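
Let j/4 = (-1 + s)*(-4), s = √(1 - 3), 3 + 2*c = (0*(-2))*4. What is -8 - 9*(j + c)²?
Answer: 10831/4 + 4176*I*√2 ≈ 2707.8 + 5905.8*I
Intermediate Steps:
c = -3/2 (c = -3/2 + ((0*(-2))*4)/2 = -3/2 + (0*4)/2 = -3/2 + (½)*0 = -3/2 + 0 = -3/2 ≈ -1.5000)
s = I*√2 (s = √(-2) = I*√2 ≈ 1.4142*I)
j = 16 - 16*I*√2 (j = 4*((-1 + I*√2)*(-4)) = 4*(4 - 4*I*√2) = 16 - 16*I*√2 ≈ 16.0 - 22.627*I)
-8 - 9*(j + c)² = -8 - 9*((16 - 16*I*√2) - 3/2)² = -8 - 9*(29/2 - 16*I*√2)²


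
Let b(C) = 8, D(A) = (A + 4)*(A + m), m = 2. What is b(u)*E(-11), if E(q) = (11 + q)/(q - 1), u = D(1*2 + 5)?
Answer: 0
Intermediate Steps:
D(A) = (2 + A)*(4 + A) (D(A) = (A + 4)*(A + 2) = (4 + A)*(2 + A) = (2 + A)*(4 + A))
u = 99 (u = 8 + (1*2 + 5)**2 + 6*(1*2 + 5) = 8 + (2 + 5)**2 + 6*(2 + 5) = 8 + 7**2 + 6*7 = 8 + 49 + 42 = 99)
E(q) = (11 + q)/(-1 + q)
b(u)*E(-11) = 8*((11 - 11)/(-1 - 11)) = 8*(0/(-12)) = 8*(-1/12*0) = 8*0 = 0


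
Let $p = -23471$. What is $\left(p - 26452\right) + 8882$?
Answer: $-41041$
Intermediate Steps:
$\left(p - 26452\right) + 8882 = \left(-23471 - 26452\right) + 8882 = -49923 + 8882 = -41041$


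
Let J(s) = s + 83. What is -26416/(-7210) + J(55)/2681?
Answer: 5129734/1380715 ≈ 3.7153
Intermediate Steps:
J(s) = 83 + s
-26416/(-7210) + J(55)/2681 = -26416/(-7210) + (83 + 55)/2681 = -26416*(-1/7210) + 138*(1/2681) = 13208/3605 + 138/2681 = 5129734/1380715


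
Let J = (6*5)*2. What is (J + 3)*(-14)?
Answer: -882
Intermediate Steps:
J = 60 (J = 30*2 = 60)
(J + 3)*(-14) = (60 + 3)*(-14) = 63*(-14) = -882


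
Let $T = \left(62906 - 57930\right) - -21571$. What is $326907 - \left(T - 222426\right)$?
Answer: $522786$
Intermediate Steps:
$T = 26547$ ($T = 4976 + 21571 = 26547$)
$326907 - \left(T - 222426\right) = 326907 - \left(26547 - 222426\right) = 326907 - -195879 = 326907 + 195879 = 522786$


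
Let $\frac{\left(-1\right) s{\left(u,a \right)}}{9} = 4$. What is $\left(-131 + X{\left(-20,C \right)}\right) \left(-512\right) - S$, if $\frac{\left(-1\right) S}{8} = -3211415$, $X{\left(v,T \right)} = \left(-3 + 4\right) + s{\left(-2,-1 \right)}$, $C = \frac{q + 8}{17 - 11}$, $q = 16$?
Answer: $-25606328$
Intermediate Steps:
$s{\left(u,a \right)} = -36$ ($s{\left(u,a \right)} = \left(-9\right) 4 = -36$)
$C = 4$ ($C = \frac{16 + 8}{17 - 11} = \frac{24}{6} = 24 \cdot \frac{1}{6} = 4$)
$X{\left(v,T \right)} = -35$ ($X{\left(v,T \right)} = \left(-3 + 4\right) - 36 = 1 - 36 = -35$)
$S = 25691320$ ($S = \left(-8\right) \left(-3211415\right) = 25691320$)
$\left(-131 + X{\left(-20,C \right)}\right) \left(-512\right) - S = \left(-131 - 35\right) \left(-512\right) - 25691320 = \left(-166\right) \left(-512\right) - 25691320 = 84992 - 25691320 = -25606328$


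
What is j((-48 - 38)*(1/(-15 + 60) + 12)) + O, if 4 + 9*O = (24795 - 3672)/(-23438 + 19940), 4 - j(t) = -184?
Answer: 1961167/10494 ≈ 186.88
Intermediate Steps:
j(t) = 188 (j(t) = 4 - 1*(-184) = 4 + 184 = 188)
O = -11705/10494 (O = -4/9 + ((24795 - 3672)/(-23438 + 19940))/9 = -4/9 + (21123/(-3498))/9 = -4/9 + (21123*(-1/3498))/9 = -4/9 + (⅑)*(-7041/1166) = -4/9 - 2347/3498 = -11705/10494 ≈ -1.1154)
j((-48 - 38)*(1/(-15 + 60) + 12)) + O = 188 - 11705/10494 = 1961167/10494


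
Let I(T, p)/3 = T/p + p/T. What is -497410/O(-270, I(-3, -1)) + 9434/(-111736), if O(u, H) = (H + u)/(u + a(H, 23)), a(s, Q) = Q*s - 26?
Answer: -91704757525/726284 ≈ -1.2627e+5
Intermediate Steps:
I(T, p) = 3*T/p + 3*p/T (I(T, p) = 3*(T/p + p/T) = 3*T/p + 3*p/T)
a(s, Q) = -26 + Q*s
O(u, H) = (H + u)/(-26 + u + 23*H) (O(u, H) = (H + u)/(u + (-26 + 23*H)) = (H + u)/(-26 + u + 23*H))
-497410/O(-270, I(-3, -1)) + 9434/(-111736) = -497410*(-26 - 270 + 23*(3*(-3)/(-1) + 3*(-1)/(-3)))/((3*(-3)/(-1) + 3*(-1)/(-3)) - 270) + 9434/(-111736) = -497410*(-26 - 270 + 23*(3*(-3)*(-1) + 3*(-1)*(-⅓)))/((3*(-3)*(-1) + 3*(-1)*(-⅓)) - 270) + 9434*(-1/111736) = -497410*(-26 - 270 + 23*(9 + 1))/((9 + 1) - 270) - 4717/55868 = -497410*(-26 - 270 + 23*10)/(10 - 270) - 4717/55868 = -497410/(-260/(-26 - 270 + 230)) - 4717/55868 = -497410/(-260/(-66)) - 4717/55868 = -497410/((-1/66*(-260))) - 4717/55868 = -497410/130/33 - 4717/55868 = -497410*33/130 - 4717/55868 = -1641453/13 - 4717/55868 = -91704757525/726284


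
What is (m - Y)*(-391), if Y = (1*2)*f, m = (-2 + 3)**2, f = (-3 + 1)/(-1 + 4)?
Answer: -2737/3 ≈ -912.33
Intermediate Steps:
f = -2/3 ≈ -0.66667
m = 1 (m = 1**2 = 1)
Y = -4/3 (Y = (1*2)*(-2/3) = 2*(-2/3) = -4/3 ≈ -1.3333)
(m - Y)*(-391) = (1 - 1*(-4/3))*(-391) = (1 + 4/3)*(-391) = (7/3)*(-391) = -2737/3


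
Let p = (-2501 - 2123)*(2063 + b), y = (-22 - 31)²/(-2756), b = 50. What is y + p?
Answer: -508066677/52 ≈ -9.7705e+6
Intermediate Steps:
y = -53/52 (y = (-53)²*(-1/2756) = 2809*(-1/2756) = -53/52 ≈ -1.0192)
p = -9770512 (p = (-2501 - 2123)*(2063 + 50) = -4624*2113 = -9770512)
y + p = -53/52 - 9770512 = -508066677/52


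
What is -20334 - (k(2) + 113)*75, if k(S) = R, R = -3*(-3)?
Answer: -29484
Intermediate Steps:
R = 9
k(S) = 9
-20334 - (k(2) + 113)*75 = -20334 - (9 + 113)*75 = -20334 - 122*75 = -20334 - 1*9150 = -20334 - 9150 = -29484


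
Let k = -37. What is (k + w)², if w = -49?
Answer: 7396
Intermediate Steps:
(k + w)² = (-37 - 49)² = (-86)² = 7396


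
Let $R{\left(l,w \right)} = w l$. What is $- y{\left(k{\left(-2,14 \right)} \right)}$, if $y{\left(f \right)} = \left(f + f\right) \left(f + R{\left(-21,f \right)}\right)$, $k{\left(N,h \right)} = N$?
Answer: $160$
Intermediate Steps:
$R{\left(l,w \right)} = l w$
$y{\left(f \right)} = - 40 f^{2}$ ($y{\left(f \right)} = \left(f + f\right) \left(f - 21 f\right) = 2 f \left(- 20 f\right) = - 40 f^{2}$)
$- y{\left(k{\left(-2,14 \right)} \right)} = - \left(-40\right) \left(-2\right)^{2} = - \left(-40\right) 4 = \left(-1\right) \left(-160\right) = 160$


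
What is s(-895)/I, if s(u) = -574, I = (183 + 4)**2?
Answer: -574/34969 ≈ -0.016415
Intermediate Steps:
I = 34969 (I = 187**2 = 34969)
s(-895)/I = -574/34969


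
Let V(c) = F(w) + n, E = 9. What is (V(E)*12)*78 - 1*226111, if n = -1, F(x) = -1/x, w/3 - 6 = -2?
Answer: -227125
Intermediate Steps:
w = 12 (w = 18 + 3*(-2) = 18 - 6 = 12)
V(c) = -13/12 (V(c) = -1/12 - 1 = -13/12)
(V(E)*12)*78 - 1*226111 = -13/12*12*78 - 1*226111 = -13*78 - 226111 = -1014 - 226111 = -227125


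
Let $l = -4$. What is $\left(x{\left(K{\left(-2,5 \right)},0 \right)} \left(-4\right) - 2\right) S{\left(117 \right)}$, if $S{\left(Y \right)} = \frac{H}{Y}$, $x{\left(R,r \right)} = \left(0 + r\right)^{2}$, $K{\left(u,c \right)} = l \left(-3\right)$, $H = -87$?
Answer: $\frac{58}{39} \approx 1.4872$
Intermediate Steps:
$K{\left(u,c \right)} = 12$ ($K{\left(u,c \right)} = \left(-4\right) \left(-3\right) = 12$)
$x{\left(R,r \right)} = r^{2}$
$S{\left(Y \right)} = - \frac{87}{Y}$
$\left(x{\left(K{\left(-2,5 \right)},0 \right)} \left(-4\right) - 2\right) S{\left(117 \right)} = \left(0^{2} \left(-4\right) - 2\right) \left(- \frac{87}{117}\right) = \left(0 \left(-4\right) - 2\right) \left(\left(-87\right) \frac{1}{117}\right) = \left(0 - 2\right) \left(- \frac{29}{39}\right) = \left(-2\right) \left(- \frac{29}{39}\right) = \frac{58}{39}$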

DESCRIPTION OF THE TASK: Retype only the lines above between the line with "Let k = -37. What is (k + w)², if w = -49?" and the line with "Answer: $160$", counting those two lines as well, and keep every character as it is.

FINISHED EXERCISE:
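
Let k = -37. What is (k + w)², if w = -49?
Answer: 7396
Intermediate Steps:
(k + w)² = (-37 - 49)² = (-86)² = 7396


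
Let $R{\left(l,w \right)} = w l$. What is $- y{\left(k{\left(-2,14 \right)} \right)}$, if $y{\left(f \right)} = \left(f + f\right) \left(f + R{\left(-21,f \right)}\right)$, $k{\left(N,h \right)} = N$?
Answer: $160$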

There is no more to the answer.